- [Material supplied]

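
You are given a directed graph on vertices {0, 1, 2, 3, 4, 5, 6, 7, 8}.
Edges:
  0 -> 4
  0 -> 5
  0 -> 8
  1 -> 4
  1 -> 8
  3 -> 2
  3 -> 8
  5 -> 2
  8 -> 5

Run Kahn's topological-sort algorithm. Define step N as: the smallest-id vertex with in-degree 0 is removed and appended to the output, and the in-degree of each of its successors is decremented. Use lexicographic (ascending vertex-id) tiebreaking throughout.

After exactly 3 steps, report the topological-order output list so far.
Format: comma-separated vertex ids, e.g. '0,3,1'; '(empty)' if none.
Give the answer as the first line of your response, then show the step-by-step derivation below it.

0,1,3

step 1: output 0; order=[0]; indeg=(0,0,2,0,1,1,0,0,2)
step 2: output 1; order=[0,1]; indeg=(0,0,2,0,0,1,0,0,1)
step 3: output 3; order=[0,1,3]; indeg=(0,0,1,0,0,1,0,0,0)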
==
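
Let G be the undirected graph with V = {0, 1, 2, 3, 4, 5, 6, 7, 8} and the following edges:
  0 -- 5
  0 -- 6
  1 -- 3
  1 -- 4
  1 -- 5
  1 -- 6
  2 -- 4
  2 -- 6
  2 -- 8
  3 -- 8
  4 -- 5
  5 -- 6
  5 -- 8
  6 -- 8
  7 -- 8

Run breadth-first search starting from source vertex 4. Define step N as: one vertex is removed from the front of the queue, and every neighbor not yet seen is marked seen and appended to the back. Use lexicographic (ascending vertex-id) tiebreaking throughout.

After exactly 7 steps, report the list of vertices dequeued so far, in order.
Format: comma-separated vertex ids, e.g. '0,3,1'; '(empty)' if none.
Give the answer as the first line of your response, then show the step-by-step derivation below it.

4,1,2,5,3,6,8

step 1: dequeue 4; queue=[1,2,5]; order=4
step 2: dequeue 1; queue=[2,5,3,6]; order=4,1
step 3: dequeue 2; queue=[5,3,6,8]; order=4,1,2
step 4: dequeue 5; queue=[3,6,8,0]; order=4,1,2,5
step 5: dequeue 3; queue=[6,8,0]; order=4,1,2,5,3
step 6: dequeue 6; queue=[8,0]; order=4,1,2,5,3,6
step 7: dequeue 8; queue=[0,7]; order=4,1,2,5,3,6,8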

- [Task requirements]
Copy whichever lines of the records above contain the word "report".

- [Solution for this exercise]
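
After exactly 3 steps, report the topological-order output list so far.
After exactly 7 steps, report the list of vertices dequeued so far, in order.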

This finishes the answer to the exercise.